## Required work
These records need to be repeated exactly, every one of them.
+ + + + + + +
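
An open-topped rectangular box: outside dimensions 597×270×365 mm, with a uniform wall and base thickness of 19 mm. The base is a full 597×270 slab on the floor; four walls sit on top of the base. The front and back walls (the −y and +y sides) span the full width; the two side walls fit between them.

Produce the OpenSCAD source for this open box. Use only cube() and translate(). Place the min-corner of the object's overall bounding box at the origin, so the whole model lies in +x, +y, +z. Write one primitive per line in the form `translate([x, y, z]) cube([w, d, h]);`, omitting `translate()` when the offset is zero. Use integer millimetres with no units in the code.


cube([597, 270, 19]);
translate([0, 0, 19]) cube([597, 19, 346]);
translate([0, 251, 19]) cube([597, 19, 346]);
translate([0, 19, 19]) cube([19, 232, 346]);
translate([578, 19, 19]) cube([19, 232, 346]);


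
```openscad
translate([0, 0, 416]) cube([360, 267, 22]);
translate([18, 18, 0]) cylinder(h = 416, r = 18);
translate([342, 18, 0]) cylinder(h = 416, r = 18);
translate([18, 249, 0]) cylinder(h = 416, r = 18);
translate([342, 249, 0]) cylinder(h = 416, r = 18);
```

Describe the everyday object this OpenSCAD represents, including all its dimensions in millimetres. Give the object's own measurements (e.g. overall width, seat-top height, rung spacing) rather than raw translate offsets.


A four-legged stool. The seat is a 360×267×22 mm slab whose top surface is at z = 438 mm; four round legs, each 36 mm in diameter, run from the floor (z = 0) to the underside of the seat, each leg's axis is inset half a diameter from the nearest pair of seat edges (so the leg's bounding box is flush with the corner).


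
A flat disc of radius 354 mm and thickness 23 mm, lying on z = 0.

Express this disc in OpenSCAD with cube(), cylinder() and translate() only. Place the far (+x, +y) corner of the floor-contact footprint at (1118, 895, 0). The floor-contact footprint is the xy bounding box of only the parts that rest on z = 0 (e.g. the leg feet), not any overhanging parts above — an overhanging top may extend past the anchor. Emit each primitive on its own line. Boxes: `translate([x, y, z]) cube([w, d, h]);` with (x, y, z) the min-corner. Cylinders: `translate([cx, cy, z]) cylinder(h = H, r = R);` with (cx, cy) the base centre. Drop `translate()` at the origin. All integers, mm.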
+ + + + + + +
## Written solution
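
An open-topped rectangular box: outside dimensions 597×270×365 mm, with a uniform wall and base thickness of 19 mm. The base is a full 597×270 slab on the floor; four walls sit on top of the base. The front and back walls (the −y and +y sides) span the full width; the two side walls fit between them.

Produce the OpenSCAD source for this open box. Use only cube() and translate(). Place the min-corner of the object's overall bounding box at the origin, so the whole model lies in +x, +y, +z. Write one primitive per line in the form `translate([x, y, z]) cube([w, d, h]);`, omitting `translate()` when the offset is zero. Use integer millimetres with no units in the code.


cube([597, 270, 19]);
translate([0, 0, 19]) cube([597, 19, 346]);
translate([0, 251, 19]) cube([597, 19, 346]);
translate([0, 19, 19]) cube([19, 232, 346]);
translate([578, 19, 19]) cube([19, 232, 346]);


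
```openscad
translate([0, 0, 416]) cube([360, 267, 22]);
translate([18, 18, 0]) cylinder(h = 416, r = 18);
translate([342, 18, 0]) cylinder(h = 416, r = 18);
translate([18, 249, 0]) cylinder(h = 416, r = 18);
translate([342, 249, 0]) cylinder(h = 416, r = 18);
```

Describe the everyday object this OpenSCAD represents, including all its dimensions in millimetres. Give the object's own measurements (e.g. overall width, seat-top height, rung spacing) rather than raw translate offsets.


A four-legged stool. The seat is a 360×267×22 mm slab whose top surface is at z = 438 mm; four round legs, each 36 mm in diameter, run from the floor (z = 0) to the underside of the seat, each leg's axis is inset half a diameter from the nearest pair of seat edges (so the leg's bounding box is flush with the corner).


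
A flat disc of radius 354 mm and thickness 23 mm, lying on z = 0.

Express this disc in OpenSCAD with cube(), cylinder() and translate() only. Place the far (+x, +y) corner of the floor-contact footprint at (1118, 895, 0). The floor-contact footprint is the xy bounding box of only the parts that rest on z = 0 (e.g. the leg feet), not any overhanging parts above — an overhanging top may extend past the anchor. Emit each primitive on its own line. Boxes: `translate([x, y, z]) cube([w, d, h]);` with (x, y, z) the min-corner. Cylinders: `translate([cx, cy, z]) cylinder(h = H, r = R);` with (cx, cy) the base centre. Drop `translate()` at the origin. All integers, mm.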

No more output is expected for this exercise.